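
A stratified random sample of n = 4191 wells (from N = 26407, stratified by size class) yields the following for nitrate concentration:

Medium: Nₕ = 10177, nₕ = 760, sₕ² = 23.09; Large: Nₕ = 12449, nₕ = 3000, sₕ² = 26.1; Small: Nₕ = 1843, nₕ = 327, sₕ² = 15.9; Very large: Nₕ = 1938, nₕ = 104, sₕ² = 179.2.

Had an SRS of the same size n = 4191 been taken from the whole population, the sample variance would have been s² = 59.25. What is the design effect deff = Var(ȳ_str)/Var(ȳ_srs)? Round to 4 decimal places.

1.2293

Var(ȳ_str) = Σ Wₕ²(1−fₕ)sₕ²/nₕ with Wₕ = Nₕ/26407:
  Medium: (10177/26407)²·(1−760/10177)·23.09/760 = 0.0041754622
  Large: (12449/26407)²·(1−3000/12449)·26.1/3000 = 0.0014675788
  Small: (1843/26407)²·(1−327/1843)·15.9/327 = 1.94821 × 10^-4
  Very large: (1938/26407)²·(1−104/1938)·179.2/104 = 0.0087825299
  → Var(ȳ_str) = 0.014620392.
Var(ȳ_srs) = (1 − 4191/26407)·59.25/4191 = 0.011893714.
deff = 0.014620392 / 0.011893714 = 1.2293.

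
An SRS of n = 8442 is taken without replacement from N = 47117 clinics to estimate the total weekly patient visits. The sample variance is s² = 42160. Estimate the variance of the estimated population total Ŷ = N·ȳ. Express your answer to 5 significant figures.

9.1005 × 10^9

Var(Ŷ) = N²·Var(ȳ) = N²·(1 − n/N)·s²/n.
f = 8442/47117 = 0.17917100; Var(ȳ) = 0.82082900·42160/8442 = 4.0992834.
Var(Ŷ) = 47117² · 4.0992834 = 9.1004571 × 10^9.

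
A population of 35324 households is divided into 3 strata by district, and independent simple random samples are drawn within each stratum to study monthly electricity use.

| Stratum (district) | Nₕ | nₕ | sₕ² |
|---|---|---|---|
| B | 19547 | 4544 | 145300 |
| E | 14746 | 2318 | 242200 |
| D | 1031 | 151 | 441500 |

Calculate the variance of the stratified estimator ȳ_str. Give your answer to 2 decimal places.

Var(ȳ_str) = Σₕ Wₕ²(1 − fₕ)sₕ²/nₕ with Wₕ = Nₕ/N, N = 35324.
B: Wₕ = 0.55336315; term = 0.55336315²·(1 − 0.23246534)·145300/4544 = 7.5152903.
E: Wₕ = 0.41744989; term = 0.41744989²·(1 − 0.15719517)·242200/2318 = 15.346044.
D: Wₕ = 0.02918696; term = 0.02918696²·(1 − 0.14645975)·441500/151 = 2.1259613.
Sum = 24.987296.

24.99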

**REQUIRED ACTION**
Within the data above, the span starting at the line containing "Nₕ | nₕ | sₕ² |" and ending at the line containing "151 | 441500 |" is to be retyped exactly, with no other lines.

**ANSWER BELOW**
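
| Stratum (district) | Nₕ | nₕ | sₕ² |
|---|---|---|---|
| B | 19547 | 4544 | 145300 |
| E | 14746 | 2318 | 242200 |
| D | 1031 | 151 | 441500 |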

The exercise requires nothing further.